▸ **Task instructions**: Output every record word for word.

▸ **Items from a dataset**:
Start of Block

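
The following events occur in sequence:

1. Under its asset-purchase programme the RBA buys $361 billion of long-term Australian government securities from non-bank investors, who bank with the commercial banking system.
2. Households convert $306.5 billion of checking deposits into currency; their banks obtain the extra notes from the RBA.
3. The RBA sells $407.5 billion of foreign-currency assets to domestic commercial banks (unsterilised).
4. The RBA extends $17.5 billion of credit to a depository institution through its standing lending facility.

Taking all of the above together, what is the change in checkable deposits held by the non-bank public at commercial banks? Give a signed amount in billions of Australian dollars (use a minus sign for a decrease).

Asset purchase (from non-banks) $361 billion: non-bank counterparties' bank balances rise → +$361B.
Currency withdrawal $306.5 billion: non-bank counterparties' bank balances fall → −$306.5B.
FX sale $407.5 billion: the counterparty is a bank, so public deposits are unchanged → 0.
Discount-window loan $17.5 billion: the counterparty is a bank, so public deposits are unchanged → 0.
Net: 361 − 306.5 + 0 + 0 = +$54.5 billion.

+$54.5 billion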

End of Block

▸ **Answer area**:
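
The following events occur in sequence:

1. Under its asset-purchase programme the RBA buys $361 billion of long-term Australian government securities from non-bank investors, who bank with the commercial banking system.
2. Households convert $306.5 billion of checking deposits into currency; their banks obtain the extra notes from the RBA.
3. The RBA sells $407.5 billion of foreign-currency assets to domestic commercial banks (unsterilised).
4. The RBA extends $17.5 billion of credit to a depository institution through its standing lending facility.

Taking all of the above together, what is the change in checkable deposits held by the non-bank public at commercial banks? Give a signed amount in billions of Australian dollars (use a minus sign for a decrease).

Asset purchase (from non-banks) $361 billion: non-bank counterparties' bank balances rise → +$361B.
Currency withdrawal $306.5 billion: non-bank counterparties' bank balances fall → −$306.5B.
FX sale $407.5 billion: the counterparty is a bank, so public deposits are unchanged → 0.
Discount-window loan $17.5 billion: the counterparty is a bank, so public deposits are unchanged → 0.
Net: 361 − 306.5 + 0 + 0 = +$54.5 billion.

+$54.5 billion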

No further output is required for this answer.